• [WHAT IS NEEDED]: From the first line of the records down to the one that holds "Answer: $2403$", transcribe each line exactly and add nothing.

• [PROVIDED RECORDS]:
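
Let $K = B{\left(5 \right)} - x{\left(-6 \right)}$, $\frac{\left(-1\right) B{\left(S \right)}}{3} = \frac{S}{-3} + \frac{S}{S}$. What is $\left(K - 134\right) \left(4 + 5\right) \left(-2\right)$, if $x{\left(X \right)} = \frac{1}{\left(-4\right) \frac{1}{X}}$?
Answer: $2403$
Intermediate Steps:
$x{\left(X \right)} = - \frac{X}{4}$
$B{\left(S \right)} = -3 + S$ ($B{\left(S \right)} = - 3 \left(\frac{S}{-3} + \frac{S}{S}\right) = - 3 \left(S \left(- \frac{1}{3}\right) + 1\right) = - 3 \left(- \frac{S}{3} + 1\right) = - 3 \left(1 - \frac{S}{3}\right) = -3 + S$)
$K = \frac{1}{2}$ ($K = \left(-3 + 5\right) - \left(- \frac{1}{4}\right) \left(-6\right) = 2 - \frac{3}{2} = \frac{1}{2} \approx 0.5$)
$\left(K - 134\right) \left(4 + 5\right) \left(-2\right) = \left(\frac{1}{2} - 134\right) \left(4 + 5\right) \left(-2\right) = - \frac{267 \cdot 9 \left(-2\right)}{2} = \left(- \frac{267}{2}\right) \left(-18\right) = 2403$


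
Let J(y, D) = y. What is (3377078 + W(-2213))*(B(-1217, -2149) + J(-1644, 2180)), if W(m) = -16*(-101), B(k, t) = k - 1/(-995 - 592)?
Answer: -15340642509764/1587 ≈ -9.6664e+9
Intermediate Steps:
B(k, t) = 1/1587 + k (B(k, t) = k - 1/(-1587) = k - 1*(-1/1587) = k + 1/1587 = 1/1587 + k)
W(m) = 1616
(3377078 + W(-2213))*(B(-1217, -2149) + J(-1644, 2180)) = (3377078 + 1616)*((1/1587 - 1217) - 1644) = 3378694*(-1931378/1587 - 1644) = 3378694*(-4540406/1587) = -15340642509764/1587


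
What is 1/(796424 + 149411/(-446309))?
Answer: 446309/355451049605 ≈ 1.2556e-6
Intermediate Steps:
1/(796424 + 149411/(-446309)) = 1/(796424 + 149411*(-1/446309)) = 1/(796424 - 149411/446309) = 1/(355451049605/446309) = 446309/355451049605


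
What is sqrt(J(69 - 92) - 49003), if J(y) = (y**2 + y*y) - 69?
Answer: I*sqrt(48014) ≈ 219.12*I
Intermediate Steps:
J(y) = -69 + 2*y**2 (J(y) = (y**2 + y**2) - 69 = 2*y**2 - 69 = -69 + 2*y**2)
sqrt(J(69 - 92) - 49003) = sqrt((-69 + 2*(69 - 92)**2) - 49003) = sqrt((-69 + 2*(-23)**2) - 49003) = sqrt((-69 + 2*529) - 49003) = sqrt((-69 + 1058) - 49003) = sqrt(989 - 49003) = sqrt(-48014) = I*sqrt(48014)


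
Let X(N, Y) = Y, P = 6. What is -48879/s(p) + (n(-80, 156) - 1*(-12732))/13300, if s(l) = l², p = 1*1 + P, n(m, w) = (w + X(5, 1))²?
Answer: -92608433/93100 ≈ -994.72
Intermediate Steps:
n(m, w) = (1 + w)² (n(m, w) = (w + 1)² = (1 + w)²)
p = 7 (p = 1*1 + 6 = 1 + 6 = 7)
-48879/s(p) + (n(-80, 156) - 1*(-12732))/13300 = -48879/(7²) + ((1 + 156)² - 1*(-12732))/13300 = -48879/49 + (157² + 12732)*(1/13300) = -48879*1/49 + (24649 + 12732)*(1/13300) = -48879/49 + 37381*(1/13300) = -48879/49 + 37381/13300 = -92608433/93100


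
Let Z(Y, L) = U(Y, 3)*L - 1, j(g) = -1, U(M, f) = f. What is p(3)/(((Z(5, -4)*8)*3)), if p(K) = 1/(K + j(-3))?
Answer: -1/624 ≈ -0.0016026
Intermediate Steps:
Z(Y, L) = -1 + 3*L (Z(Y, L) = 3*L - 1 = -1 + 3*L)
p(K) = 1/(-1 + K) (p(K) = 1/(K - 1) = 1/(-1 + K))
p(3)/(((Z(5, -4)*8)*3)) = 1/((-1 + 3)*((((-1 + 3*(-4))*8)*3))) = 1/(2*((((-1 - 12)*8)*3))) = 1/(2*((-13*8*3))) = 1/(2*((-104*3))) = (1/2)/(-312) = (1/2)*(-1/312) = -1/624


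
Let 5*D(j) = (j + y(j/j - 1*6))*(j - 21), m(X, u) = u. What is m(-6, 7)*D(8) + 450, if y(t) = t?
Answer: 1977/5 ≈ 395.40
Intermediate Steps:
D(j) = (-21 + j)*(-5 + j)/5 (D(j) = ((j + (j/j - 1*6))*(j - 21))/5 = ((j + (1 - 6))*(-21 + j))/5 = ((j - 5)*(-21 + j))/5 = ((-5 + j)*(-21 + j))/5 = ((-21 + j)*(-5 + j))/5 = (-21 + j)*(-5 + j)/5)
m(-6, 7)*D(8) + 450 = 7*(21 - 26/5*8 + (1/5)*8**2) + 450 = 7*(21 - 208/5 + (1/5)*64) + 450 = 7*(21 - 208/5 + 64/5) + 450 = 7*(-39/5) + 450 = -273/5 + 450 = 1977/5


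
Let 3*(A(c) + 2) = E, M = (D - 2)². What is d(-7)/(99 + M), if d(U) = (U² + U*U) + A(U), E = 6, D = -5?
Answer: 49/74 ≈ 0.66216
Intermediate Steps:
M = 49 (M = (-5 - 2)² = (-7)² = 49)
A(c) = 0 (A(c) = -2 + (⅓)*6 = -2 + 2 = 0)
d(U) = 2*U² (d(U) = (U² + U*U) + 0 = (U² + U²) + 0 = 2*U² + 0 = 2*U²)
d(-7)/(99 + M) = (2*(-7)²)/(99 + 49) = (2*49)/148 = 98*(1/148) = 49/74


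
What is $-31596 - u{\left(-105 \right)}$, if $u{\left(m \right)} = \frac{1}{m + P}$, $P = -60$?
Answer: $- \frac{5213339}{165} \approx -31596.0$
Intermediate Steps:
$u{\left(m \right)} = \frac{1}{-60 + m}$ ($u{\left(m \right)} = \frac{1}{m - 60} = \frac{1}{-60 + m}$)
$-31596 - u{\left(-105 \right)} = -31596 - \frac{1}{-60 - 105} = -31596 - \frac{1}{-165} = -31596 - - \frac{1}{165} = -31596 + \frac{1}{165} = - \frac{5213339}{165}$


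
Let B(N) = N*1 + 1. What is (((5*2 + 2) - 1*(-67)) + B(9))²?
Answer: 7921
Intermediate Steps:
B(N) = 1 + N (B(N) = N + 1 = 1 + N)
(((5*2 + 2) - 1*(-67)) + B(9))² = (((5*2 + 2) - 1*(-67)) + (1 + 9))² = (((10 + 2) + 67) + 10)² = ((12 + 67) + 10)² = (79 + 10)² = 89² = 7921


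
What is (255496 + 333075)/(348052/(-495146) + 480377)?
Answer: 145714288183/118928200995 ≈ 1.2252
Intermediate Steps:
(255496 + 333075)/(348052/(-495146) + 480377) = 588571/(348052*(-1/495146) + 480377) = 588571/(-174026/247573 + 480377) = 588571/(118928200995/247573) = 588571*(247573/118928200995) = 145714288183/118928200995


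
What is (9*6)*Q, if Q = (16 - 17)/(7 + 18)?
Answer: -54/25 ≈ -2.1600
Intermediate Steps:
Q = -1/25 ≈ -0.040000
(9*6)*Q = (9*6)*(-1/25) = 54*(-1/25) = -54/25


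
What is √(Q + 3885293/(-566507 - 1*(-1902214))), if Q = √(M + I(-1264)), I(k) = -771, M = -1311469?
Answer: √(5189613057151 + 7136452759396*I*√82015)/1335707 ≈ 23.963 + 23.902*I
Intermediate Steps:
Q = 4*I*√82015 (Q = √(-1311469 - 771) = √(-1312240) = 4*I*√82015 ≈ 1145.5*I)
√(Q + 3885293/(-566507 - 1*(-1902214))) = √(4*I*√82015 + 3885293/(-566507 - 1*(-1902214))) = √(4*I*√82015 + 3885293/(-566507 + 1902214)) = √(4*I*√82015 + 3885293/1335707) = √(3885293/1335707 + 4*I*√82015)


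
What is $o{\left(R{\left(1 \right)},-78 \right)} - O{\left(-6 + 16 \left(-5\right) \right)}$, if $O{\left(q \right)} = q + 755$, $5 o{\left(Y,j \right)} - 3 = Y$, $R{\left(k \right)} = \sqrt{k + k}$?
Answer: $- \frac{3342}{5} + \frac{\sqrt{2}}{5} \approx -668.12$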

• [SOLUTION TO THE EXERCISE]:
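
Let $K = B{\left(5 \right)} - x{\left(-6 \right)}$, $\frac{\left(-1\right) B{\left(S \right)}}{3} = \frac{S}{-3} + \frac{S}{S}$. What is $\left(K - 134\right) \left(4 + 5\right) \left(-2\right)$, if $x{\left(X \right)} = \frac{1}{\left(-4\right) \frac{1}{X}}$?
Answer: $2403$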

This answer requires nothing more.